# Directions
Repeat each entry in the data, exactly.
--- Given records ---
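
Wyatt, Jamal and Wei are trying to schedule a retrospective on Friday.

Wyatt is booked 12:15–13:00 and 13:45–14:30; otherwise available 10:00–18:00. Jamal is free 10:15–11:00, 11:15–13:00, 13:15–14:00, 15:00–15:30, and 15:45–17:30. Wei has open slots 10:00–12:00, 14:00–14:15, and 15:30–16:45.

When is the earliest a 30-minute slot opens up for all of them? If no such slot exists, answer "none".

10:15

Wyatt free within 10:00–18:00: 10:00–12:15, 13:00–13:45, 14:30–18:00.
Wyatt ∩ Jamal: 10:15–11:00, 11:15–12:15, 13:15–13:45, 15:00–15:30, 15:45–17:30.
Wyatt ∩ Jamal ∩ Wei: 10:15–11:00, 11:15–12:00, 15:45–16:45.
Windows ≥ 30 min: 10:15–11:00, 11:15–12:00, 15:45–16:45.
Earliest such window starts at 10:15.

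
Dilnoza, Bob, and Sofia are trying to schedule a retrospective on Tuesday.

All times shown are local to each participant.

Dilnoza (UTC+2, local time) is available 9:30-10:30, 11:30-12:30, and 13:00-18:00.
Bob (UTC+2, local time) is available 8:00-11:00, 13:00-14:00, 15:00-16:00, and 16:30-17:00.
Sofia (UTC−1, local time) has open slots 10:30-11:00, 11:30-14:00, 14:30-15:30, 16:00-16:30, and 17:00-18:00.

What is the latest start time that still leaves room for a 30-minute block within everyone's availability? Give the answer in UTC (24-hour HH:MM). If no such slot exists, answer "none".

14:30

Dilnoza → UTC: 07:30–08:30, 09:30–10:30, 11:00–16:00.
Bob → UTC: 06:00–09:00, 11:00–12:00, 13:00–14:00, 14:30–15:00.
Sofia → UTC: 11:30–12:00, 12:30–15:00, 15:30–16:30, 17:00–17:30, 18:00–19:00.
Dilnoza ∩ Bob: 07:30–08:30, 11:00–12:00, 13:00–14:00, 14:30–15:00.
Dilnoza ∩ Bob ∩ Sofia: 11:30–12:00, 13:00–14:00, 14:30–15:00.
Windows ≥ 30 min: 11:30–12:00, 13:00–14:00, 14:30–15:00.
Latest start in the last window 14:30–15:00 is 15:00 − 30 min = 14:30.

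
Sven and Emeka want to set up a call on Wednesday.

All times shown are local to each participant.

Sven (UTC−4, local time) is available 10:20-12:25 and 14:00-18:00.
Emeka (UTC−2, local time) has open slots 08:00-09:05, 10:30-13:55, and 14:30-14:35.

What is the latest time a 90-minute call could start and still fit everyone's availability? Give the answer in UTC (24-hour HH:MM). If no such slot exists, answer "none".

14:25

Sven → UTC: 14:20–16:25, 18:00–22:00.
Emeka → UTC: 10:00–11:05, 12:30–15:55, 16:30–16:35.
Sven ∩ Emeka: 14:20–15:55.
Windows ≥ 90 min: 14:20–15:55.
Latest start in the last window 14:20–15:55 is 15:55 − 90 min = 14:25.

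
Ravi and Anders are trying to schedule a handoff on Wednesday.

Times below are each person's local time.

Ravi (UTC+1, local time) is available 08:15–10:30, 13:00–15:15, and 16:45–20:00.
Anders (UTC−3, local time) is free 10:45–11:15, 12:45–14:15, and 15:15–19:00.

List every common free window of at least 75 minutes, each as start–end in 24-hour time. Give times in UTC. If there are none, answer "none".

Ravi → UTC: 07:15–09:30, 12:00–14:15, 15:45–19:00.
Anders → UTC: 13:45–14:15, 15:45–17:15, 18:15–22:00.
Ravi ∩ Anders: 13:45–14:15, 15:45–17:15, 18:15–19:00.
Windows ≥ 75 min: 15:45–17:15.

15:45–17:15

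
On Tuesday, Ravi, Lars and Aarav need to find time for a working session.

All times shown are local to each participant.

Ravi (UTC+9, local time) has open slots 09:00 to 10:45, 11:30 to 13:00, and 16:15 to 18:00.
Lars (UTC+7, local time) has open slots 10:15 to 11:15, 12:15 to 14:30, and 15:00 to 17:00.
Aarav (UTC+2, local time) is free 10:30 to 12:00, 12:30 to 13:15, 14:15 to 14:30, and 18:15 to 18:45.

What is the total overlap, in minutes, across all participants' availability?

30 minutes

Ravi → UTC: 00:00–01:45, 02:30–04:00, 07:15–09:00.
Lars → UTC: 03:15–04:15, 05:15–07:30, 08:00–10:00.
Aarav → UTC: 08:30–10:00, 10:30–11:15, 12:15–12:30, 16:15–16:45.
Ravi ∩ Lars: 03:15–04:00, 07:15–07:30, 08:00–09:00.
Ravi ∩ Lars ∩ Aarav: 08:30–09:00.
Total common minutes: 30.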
---
# Result of the exercise
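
Wyatt, Jamal and Wei are trying to schedule a retrospective on Friday.

Wyatt is booked 12:15–13:00 and 13:45–14:30; otherwise available 10:00–18:00. Jamal is free 10:15–11:00, 11:15–13:00, 13:15–14:00, 15:00–15:30, and 15:45–17:30. Wei has open slots 10:00–12:00, 14:00–14:15, and 15:30–16:45.

When is the earliest a 30-minute slot opens up for all of them? If no such slot exists, answer "none".

10:15

Wyatt free within 10:00–18:00: 10:00–12:15, 13:00–13:45, 14:30–18:00.
Wyatt ∩ Jamal: 10:15–11:00, 11:15–12:15, 13:15–13:45, 15:00–15:30, 15:45–17:30.
Wyatt ∩ Jamal ∩ Wei: 10:15–11:00, 11:15–12:00, 15:45–16:45.
Windows ≥ 30 min: 10:15–11:00, 11:15–12:00, 15:45–16:45.
Earliest such window starts at 10:15.

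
Dilnoza, Bob, and Sofia are trying to schedule a retrospective on Tuesday.

All times shown are local to each participant.

Dilnoza (UTC+2, local time) is available 9:30-10:30, 11:30-12:30, and 13:00-18:00.
Bob (UTC+2, local time) is available 8:00-11:00, 13:00-14:00, 15:00-16:00, and 16:30-17:00.
Sofia (UTC−1, local time) has open slots 10:30-11:00, 11:30-14:00, 14:30-15:30, 16:00-16:30, and 17:00-18:00.

What is the latest start time that still leaves room for a 30-minute block within everyone's availability? Give the answer in UTC (24-hour HH:MM). If no such slot exists, answer "none".

14:30

Dilnoza → UTC: 07:30–08:30, 09:30–10:30, 11:00–16:00.
Bob → UTC: 06:00–09:00, 11:00–12:00, 13:00–14:00, 14:30–15:00.
Sofia → UTC: 11:30–12:00, 12:30–15:00, 15:30–16:30, 17:00–17:30, 18:00–19:00.
Dilnoza ∩ Bob: 07:30–08:30, 11:00–12:00, 13:00–14:00, 14:30–15:00.
Dilnoza ∩ Bob ∩ Sofia: 11:30–12:00, 13:00–14:00, 14:30–15:00.
Windows ≥ 30 min: 11:30–12:00, 13:00–14:00, 14:30–15:00.
Latest start in the last window 14:30–15:00 is 15:00 − 30 min = 14:30.

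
Sven and Emeka want to set up a call on Wednesday.

All times shown are local to each participant.

Sven (UTC−4, local time) is available 10:20-12:25 and 14:00-18:00.
Emeka (UTC−2, local time) has open slots 08:00-09:05, 10:30-13:55, and 14:30-14:35.

What is the latest time a 90-minute call could start and still fit everyone's availability? Give the answer in UTC (24-hour HH:MM). If no such slot exists, answer "none".

14:25

Sven → UTC: 14:20–16:25, 18:00–22:00.
Emeka → UTC: 10:00–11:05, 12:30–15:55, 16:30–16:35.
Sven ∩ Emeka: 14:20–15:55.
Windows ≥ 90 min: 14:20–15:55.
Latest start in the last window 14:20–15:55 is 15:55 − 90 min = 14:25.

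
Ravi and Anders are trying to schedule a handoff on Wednesday.

Times below are each person's local time.

Ravi (UTC+1, local time) is available 08:15–10:30, 13:00–15:15, and 16:45–20:00.
Anders (UTC−3, local time) is free 10:45–11:15, 12:45–14:15, and 15:15–19:00.

List every common free window of at least 75 minutes, each as start–end in 24-hour time. Give times in UTC. If there are none, answer "none".

Ravi → UTC: 07:15–09:30, 12:00–14:15, 15:45–19:00.
Anders → UTC: 13:45–14:15, 15:45–17:15, 18:15–22:00.
Ravi ∩ Anders: 13:45–14:15, 15:45–17:15, 18:15–19:00.
Windows ≥ 75 min: 15:45–17:15.

15:45–17:15

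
On Tuesday, Ravi, Lars and Aarav need to find time for a working session.

All times shown are local to each participant.

Ravi (UTC+9, local time) has open slots 09:00 to 10:45, 11:30 to 13:00, and 16:15 to 18:00.
Lars (UTC+7, local time) has open slots 10:15 to 11:15, 12:15 to 14:30, and 15:00 to 17:00.
Aarav (UTC+2, local time) is free 10:30 to 12:00, 12:30 to 13:15, 14:15 to 14:30, and 18:15 to 18:45.

What is the total overlap, in minutes, across all participants' availability?

30 minutes

Ravi → UTC: 00:00–01:45, 02:30–04:00, 07:15–09:00.
Lars → UTC: 03:15–04:15, 05:15–07:30, 08:00–10:00.
Aarav → UTC: 08:30–10:00, 10:30–11:15, 12:15–12:30, 16:15–16:45.
Ravi ∩ Lars: 03:15–04:00, 07:15–07:30, 08:00–09:00.
Ravi ∩ Lars ∩ Aarav: 08:30–09:00.
Total common minutes: 30.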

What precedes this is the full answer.